* Work to be completed
Please give the listing underneath again, exactly as shown.

* Data supplied
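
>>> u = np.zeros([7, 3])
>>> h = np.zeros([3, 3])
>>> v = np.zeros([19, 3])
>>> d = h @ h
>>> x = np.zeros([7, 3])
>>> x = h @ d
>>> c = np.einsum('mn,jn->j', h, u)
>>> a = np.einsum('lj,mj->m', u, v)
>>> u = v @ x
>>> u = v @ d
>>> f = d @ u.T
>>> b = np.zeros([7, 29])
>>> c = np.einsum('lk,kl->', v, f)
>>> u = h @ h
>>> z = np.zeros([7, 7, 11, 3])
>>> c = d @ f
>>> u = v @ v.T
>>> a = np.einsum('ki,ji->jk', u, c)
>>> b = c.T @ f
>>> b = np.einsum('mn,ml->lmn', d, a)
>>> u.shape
(19, 19)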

* Completed exercise
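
>>> u = np.zeros([7, 3])
>>> h = np.zeros([3, 3])
>>> v = np.zeros([19, 3])
>>> d = h @ h
>>> x = np.zeros([7, 3])
>>> x = h @ d
>>> c = np.einsum('mn,jn->j', h, u)
>>> a = np.einsum('lj,mj->m', u, v)
>>> u = v @ x
>>> u = v @ d
>>> f = d @ u.T
>>> b = np.zeros([7, 29])
>>> c = np.einsum('lk,kl->', v, f)
>>> u = h @ h
>>> z = np.zeros([7, 7, 11, 3])
>>> c = d @ f
>>> u = v @ v.T
>>> a = np.einsum('ki,ji->jk', u, c)
>>> b = c.T @ f
>>> b = np.einsum('mn,ml->lmn', d, a)
>>> u.shape
(19, 19)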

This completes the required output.